* _Records to use_
·····

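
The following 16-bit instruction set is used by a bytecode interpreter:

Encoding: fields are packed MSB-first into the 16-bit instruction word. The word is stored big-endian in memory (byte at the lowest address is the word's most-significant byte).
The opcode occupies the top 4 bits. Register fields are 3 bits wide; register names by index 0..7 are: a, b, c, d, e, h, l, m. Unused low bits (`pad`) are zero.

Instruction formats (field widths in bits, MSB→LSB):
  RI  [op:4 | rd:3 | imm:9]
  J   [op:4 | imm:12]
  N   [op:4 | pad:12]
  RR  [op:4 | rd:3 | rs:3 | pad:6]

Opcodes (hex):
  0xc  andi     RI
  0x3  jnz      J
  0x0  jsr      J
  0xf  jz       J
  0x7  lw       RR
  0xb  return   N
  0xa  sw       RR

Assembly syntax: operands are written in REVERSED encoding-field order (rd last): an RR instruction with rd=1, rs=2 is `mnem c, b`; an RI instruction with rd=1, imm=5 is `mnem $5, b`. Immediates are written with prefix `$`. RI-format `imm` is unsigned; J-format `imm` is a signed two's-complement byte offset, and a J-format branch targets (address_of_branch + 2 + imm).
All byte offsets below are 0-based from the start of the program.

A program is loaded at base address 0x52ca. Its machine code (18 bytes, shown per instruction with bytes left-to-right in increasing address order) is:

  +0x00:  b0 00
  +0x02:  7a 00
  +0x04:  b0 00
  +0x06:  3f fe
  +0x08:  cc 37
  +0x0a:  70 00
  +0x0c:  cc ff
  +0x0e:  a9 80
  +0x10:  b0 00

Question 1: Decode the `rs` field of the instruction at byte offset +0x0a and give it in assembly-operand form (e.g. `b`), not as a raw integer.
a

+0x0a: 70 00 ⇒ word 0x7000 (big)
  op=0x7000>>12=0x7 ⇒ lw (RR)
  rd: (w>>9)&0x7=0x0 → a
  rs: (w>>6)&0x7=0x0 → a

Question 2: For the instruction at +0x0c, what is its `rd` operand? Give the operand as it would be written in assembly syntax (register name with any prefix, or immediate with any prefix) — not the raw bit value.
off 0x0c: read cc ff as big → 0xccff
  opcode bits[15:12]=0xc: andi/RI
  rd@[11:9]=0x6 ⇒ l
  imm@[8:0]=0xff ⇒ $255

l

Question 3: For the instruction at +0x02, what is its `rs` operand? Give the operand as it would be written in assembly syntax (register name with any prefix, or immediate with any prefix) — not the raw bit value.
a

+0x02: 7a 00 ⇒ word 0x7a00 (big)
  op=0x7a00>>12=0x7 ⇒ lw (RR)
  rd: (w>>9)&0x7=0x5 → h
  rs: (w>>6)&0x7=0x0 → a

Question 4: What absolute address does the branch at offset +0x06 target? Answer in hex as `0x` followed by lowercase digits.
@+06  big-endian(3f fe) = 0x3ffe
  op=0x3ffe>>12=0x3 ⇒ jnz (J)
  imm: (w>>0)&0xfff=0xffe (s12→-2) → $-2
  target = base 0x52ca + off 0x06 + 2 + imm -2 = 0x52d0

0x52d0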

·····

* _Work to complete_
Where a line of the records above holds the word "program", copy that line.

* _Response below_
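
All byte offsets below are 0-based from the start of the program.
A program is loaded at base address 0x52ca. Its machine code (18 bytes, shown per instruction with bytes left-to-right in increasing address order) is: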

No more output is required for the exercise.